#### Exercise details
Return every line from the one with "Transcription of *fenV*" through the one with "The *yilG* operon", inclusive, exactly as it appears below.

________

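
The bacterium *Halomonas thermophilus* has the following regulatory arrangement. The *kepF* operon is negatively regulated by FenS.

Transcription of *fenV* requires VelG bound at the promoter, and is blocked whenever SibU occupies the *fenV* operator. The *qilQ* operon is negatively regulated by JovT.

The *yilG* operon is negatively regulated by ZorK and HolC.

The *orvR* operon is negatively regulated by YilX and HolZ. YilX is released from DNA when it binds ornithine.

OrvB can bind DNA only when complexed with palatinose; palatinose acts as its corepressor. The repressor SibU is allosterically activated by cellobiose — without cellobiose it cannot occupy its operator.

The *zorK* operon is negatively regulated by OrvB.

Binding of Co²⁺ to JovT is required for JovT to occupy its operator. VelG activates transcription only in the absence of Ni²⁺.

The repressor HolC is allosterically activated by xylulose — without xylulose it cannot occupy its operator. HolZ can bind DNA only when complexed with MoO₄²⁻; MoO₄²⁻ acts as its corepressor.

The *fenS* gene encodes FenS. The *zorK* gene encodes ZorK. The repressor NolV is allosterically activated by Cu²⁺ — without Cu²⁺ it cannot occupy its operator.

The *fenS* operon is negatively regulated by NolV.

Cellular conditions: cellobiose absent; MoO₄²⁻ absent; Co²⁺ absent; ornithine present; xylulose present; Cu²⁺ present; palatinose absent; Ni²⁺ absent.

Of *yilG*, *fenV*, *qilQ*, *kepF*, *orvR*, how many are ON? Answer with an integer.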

________

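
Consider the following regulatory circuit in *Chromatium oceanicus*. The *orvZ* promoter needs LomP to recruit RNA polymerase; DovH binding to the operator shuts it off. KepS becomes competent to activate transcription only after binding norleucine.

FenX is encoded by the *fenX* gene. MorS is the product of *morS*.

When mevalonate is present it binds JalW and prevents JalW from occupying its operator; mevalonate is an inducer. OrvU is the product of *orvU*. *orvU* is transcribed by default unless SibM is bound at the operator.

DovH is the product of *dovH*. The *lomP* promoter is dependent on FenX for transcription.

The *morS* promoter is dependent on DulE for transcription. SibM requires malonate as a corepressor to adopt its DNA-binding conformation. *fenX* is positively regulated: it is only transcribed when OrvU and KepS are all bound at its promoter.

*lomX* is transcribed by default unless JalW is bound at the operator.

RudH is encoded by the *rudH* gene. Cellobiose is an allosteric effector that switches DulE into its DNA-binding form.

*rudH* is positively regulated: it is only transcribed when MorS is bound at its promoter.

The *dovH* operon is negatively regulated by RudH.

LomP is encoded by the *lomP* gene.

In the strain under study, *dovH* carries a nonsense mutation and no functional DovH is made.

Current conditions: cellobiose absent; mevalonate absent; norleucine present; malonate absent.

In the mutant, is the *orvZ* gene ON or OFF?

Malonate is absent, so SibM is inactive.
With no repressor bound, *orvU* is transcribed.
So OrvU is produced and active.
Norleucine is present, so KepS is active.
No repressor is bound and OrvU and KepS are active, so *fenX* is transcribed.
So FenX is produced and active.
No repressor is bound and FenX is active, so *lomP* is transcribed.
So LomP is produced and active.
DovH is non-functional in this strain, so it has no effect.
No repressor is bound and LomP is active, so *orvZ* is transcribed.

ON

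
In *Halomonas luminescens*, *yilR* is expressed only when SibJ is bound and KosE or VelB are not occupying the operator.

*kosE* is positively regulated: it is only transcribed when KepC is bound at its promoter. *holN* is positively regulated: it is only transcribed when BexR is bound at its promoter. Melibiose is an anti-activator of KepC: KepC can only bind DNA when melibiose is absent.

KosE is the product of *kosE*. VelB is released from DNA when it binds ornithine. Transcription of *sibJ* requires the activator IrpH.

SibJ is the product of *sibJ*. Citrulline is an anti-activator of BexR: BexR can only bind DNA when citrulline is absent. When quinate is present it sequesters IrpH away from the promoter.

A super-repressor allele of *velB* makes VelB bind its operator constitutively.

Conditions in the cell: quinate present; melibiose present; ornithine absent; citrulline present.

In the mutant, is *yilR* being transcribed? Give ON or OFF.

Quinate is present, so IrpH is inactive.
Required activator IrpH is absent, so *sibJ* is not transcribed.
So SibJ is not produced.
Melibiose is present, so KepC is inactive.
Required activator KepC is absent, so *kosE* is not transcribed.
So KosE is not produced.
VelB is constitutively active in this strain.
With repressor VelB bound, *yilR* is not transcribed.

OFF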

________

#### Expected answer
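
Transcription of *fenV* requires VelG bound at the promoter, and is blocked whenever SibU occupies the *fenV* operator. The *qilQ* operon is negatively regulated by JovT.

The *yilG* operon is negatively regulated by ZorK and HolC.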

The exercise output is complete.